--- Exercise inputs Enclosed Below ---
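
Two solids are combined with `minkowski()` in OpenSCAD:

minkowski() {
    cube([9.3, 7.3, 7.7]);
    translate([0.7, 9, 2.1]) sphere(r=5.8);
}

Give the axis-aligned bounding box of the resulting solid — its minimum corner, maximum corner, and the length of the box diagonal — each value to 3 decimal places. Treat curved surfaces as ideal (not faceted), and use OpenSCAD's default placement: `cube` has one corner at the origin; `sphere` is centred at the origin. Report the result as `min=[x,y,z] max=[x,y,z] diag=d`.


min=[-5.100,3.200,-3.700] max=[15.800,22.100,15.600] diag=34.154

A = translate([0.7, 9, 2.1]) sphere(r=5.8) → bbox [-5.1,3.2,-3.7] .. [6.5,14.8,7.9]
B = cube([9.3, 7.3, 7.7]) → bbox [0,0,0] .. [9.3,7.3,7.7]
lo = A.lo+B.lo = [-5.1+0, 3.2+0, -3.7+0] = [-5.100,3.200,-3.700]
hi = A.hi+B.hi = [6.5+9.3, 14.8+7.3, 7.9+7.7] = [15.800,22.100,15.600]
diag = √(20.9²+18.9²+19.3²) = √1166.51 = 34.154


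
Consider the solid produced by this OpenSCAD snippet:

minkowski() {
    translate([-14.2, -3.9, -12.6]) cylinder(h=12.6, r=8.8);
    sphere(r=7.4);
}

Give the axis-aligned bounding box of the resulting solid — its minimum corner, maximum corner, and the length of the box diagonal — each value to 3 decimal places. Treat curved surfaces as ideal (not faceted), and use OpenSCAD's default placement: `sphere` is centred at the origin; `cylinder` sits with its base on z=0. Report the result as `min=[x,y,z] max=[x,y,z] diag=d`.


min=[-30.400,-20.100,-20.000] max=[2.000,12.300,7.400] diag=53.388

A = translate([-14.2, -3.9, -12.6]) cylinder(h=12.6, r=8.8) → bbox [-23,-12.7,-12.6] .. [-5.4,4.9,0]
B = sphere(r=7.4) → bbox [-7.4,-7.4,-7.4] .. [7.4,7.4,7.4]
lo = A.lo+B.lo = [-23-7.4, -12.7-7.4, -12.6-7.4] = [-30.400,-20.100,-20.000]
hi = A.hi+B.hi = [-5.4+7.4, 4.9+7.4, 0+7.4] = [2.000,12.300,7.400]
diag = √(32.4²+32.4²+27.4²) = √2850.28 = 53.388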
--- End of Enclosed Exercise inputs ---
**What the task requires**
The records above must be transcribed line for line, exactly.

**Output for this task**
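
Two solids are combined with `minkowski()` in OpenSCAD:

minkowski() {
    cube([9.3, 7.3, 7.7]);
    translate([0.7, 9, 2.1]) sphere(r=5.8);
}

Give the axis-aligned bounding box of the resulting solid — its minimum corner, maximum corner, and the length of the box diagonal — each value to 3 decimal places. Treat curved surfaces as ideal (not faceted), and use OpenSCAD's default placement: `cube` has one corner at the origin; `sphere` is centred at the origin. Report the result as `min=[x,y,z] max=[x,y,z] diag=d`.


min=[-5.100,3.200,-3.700] max=[15.800,22.100,15.600] diag=34.154

A = translate([0.7, 9, 2.1]) sphere(r=5.8) → bbox [-5.1,3.2,-3.7] .. [6.5,14.8,7.9]
B = cube([9.3, 7.3, 7.7]) → bbox [0,0,0] .. [9.3,7.3,7.7]
lo = A.lo+B.lo = [-5.1+0, 3.2+0, -3.7+0] = [-5.100,3.200,-3.700]
hi = A.hi+B.hi = [6.5+9.3, 14.8+7.3, 7.9+7.7] = [15.800,22.100,15.600]
diag = √(20.9²+18.9²+19.3²) = √1166.51 = 34.154


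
Consider the solid produced by this OpenSCAD snippet:

minkowski() {
    translate([-14.2, -3.9, -12.6]) cylinder(h=12.6, r=8.8);
    sphere(r=7.4);
}

Give the axis-aligned bounding box of the resulting solid — its minimum corner, maximum corner, and the length of the box diagonal — each value to 3 decimal places. Treat curved surfaces as ideal (not faceted), and use OpenSCAD's default placement: `sphere` is centred at the origin; `cylinder` sits with its base on z=0. Report the result as `min=[x,y,z] max=[x,y,z] diag=d`.


min=[-30.400,-20.100,-20.000] max=[2.000,12.300,7.400] diag=53.388

A = translate([-14.2, -3.9, -12.6]) cylinder(h=12.6, r=8.8) → bbox [-23,-12.7,-12.6] .. [-5.4,4.9,0]
B = sphere(r=7.4) → bbox [-7.4,-7.4,-7.4] .. [7.4,7.4,7.4]
lo = A.lo+B.lo = [-23-7.4, -12.7-7.4, -12.6-7.4] = [-30.400,-20.100,-20.000]
hi = A.hi+B.hi = [-5.4+7.4, 4.9+7.4, 0+7.4] = [2.000,12.300,7.400]
diag = √(32.4²+32.4²+27.4²) = √2850.28 = 53.388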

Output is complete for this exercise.